- [PROBLEM DESCRIPTION]:
Could you write out, word for word, each line from the one containing "order k = 2" to the last line of the data below, both included and nothing more?

Dataset items:
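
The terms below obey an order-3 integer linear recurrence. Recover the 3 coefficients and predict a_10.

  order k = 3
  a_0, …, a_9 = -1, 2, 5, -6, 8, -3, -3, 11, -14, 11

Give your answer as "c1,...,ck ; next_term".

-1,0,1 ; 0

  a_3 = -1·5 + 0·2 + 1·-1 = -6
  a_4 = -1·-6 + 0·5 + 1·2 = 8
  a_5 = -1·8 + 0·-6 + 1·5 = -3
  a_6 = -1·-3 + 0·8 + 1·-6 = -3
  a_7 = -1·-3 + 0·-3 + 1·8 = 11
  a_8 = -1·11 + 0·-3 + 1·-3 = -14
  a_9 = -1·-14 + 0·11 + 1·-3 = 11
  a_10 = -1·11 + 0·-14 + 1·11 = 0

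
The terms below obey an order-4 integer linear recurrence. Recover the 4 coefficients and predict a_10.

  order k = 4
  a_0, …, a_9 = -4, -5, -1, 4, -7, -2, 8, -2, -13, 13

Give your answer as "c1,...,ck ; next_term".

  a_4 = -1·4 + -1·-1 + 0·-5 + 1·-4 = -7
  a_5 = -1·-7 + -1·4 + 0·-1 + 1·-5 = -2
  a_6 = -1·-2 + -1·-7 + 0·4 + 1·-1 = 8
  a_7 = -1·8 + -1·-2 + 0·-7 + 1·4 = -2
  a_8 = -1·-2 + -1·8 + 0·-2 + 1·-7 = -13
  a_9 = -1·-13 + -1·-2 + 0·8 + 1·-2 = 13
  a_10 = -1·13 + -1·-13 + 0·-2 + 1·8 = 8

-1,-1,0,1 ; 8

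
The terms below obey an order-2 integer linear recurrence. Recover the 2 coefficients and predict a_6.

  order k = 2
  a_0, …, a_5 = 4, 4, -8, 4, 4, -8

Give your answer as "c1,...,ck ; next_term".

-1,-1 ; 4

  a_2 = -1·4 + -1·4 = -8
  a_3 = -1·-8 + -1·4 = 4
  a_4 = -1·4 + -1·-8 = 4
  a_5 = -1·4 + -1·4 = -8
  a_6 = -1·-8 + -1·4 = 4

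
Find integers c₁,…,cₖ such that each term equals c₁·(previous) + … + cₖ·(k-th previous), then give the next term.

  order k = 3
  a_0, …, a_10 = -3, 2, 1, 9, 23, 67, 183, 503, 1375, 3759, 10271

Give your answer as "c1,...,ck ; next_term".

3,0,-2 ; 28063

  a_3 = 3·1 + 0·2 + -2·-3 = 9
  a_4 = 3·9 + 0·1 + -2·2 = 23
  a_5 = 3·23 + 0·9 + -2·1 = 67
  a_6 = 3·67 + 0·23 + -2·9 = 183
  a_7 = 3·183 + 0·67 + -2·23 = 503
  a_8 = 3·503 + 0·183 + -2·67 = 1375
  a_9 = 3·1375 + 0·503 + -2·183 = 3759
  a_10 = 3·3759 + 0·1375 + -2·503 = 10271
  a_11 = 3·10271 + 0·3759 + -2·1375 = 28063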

- [TASK RESULT]:
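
  order k = 2
  a_0, …, a_5 = 4, 4, -8, 4, 4, -8

Give your answer as "c1,...,ck ; next_term".

-1,-1 ; 4

  a_2 = -1·4 + -1·4 = -8
  a_3 = -1·-8 + -1·4 = 4
  a_4 = -1·4 + -1·-8 = 4
  a_5 = -1·4 + -1·4 = -8
  a_6 = -1·-8 + -1·4 = 4

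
Find integers c₁,…,cₖ such that each term equals c₁·(previous) + … + cₖ·(k-th previous), then give the next term.

  order k = 3
  a_0, …, a_10 = -3, 2, 1, 9, 23, 67, 183, 503, 1375, 3759, 10271

Give your answer as "c1,...,ck ; next_term".

3,0,-2 ; 28063

  a_3 = 3·1 + 0·2 + -2·-3 = 9
  a_4 = 3·9 + 0·1 + -2·2 = 23
  a_5 = 3·23 + 0·9 + -2·1 = 67
  a_6 = 3·67 + 0·23 + -2·9 = 183
  a_7 = 3·183 + 0·67 + -2·23 = 503
  a_8 = 3·503 + 0·183 + -2·67 = 1375
  a_9 = 3·1375 + 0·503 + -2·183 = 3759
  a_10 = 3·3759 + 0·1375 + -2·503 = 10271
  a_11 = 3·10271 + 0·3759 + -2·1375 = 28063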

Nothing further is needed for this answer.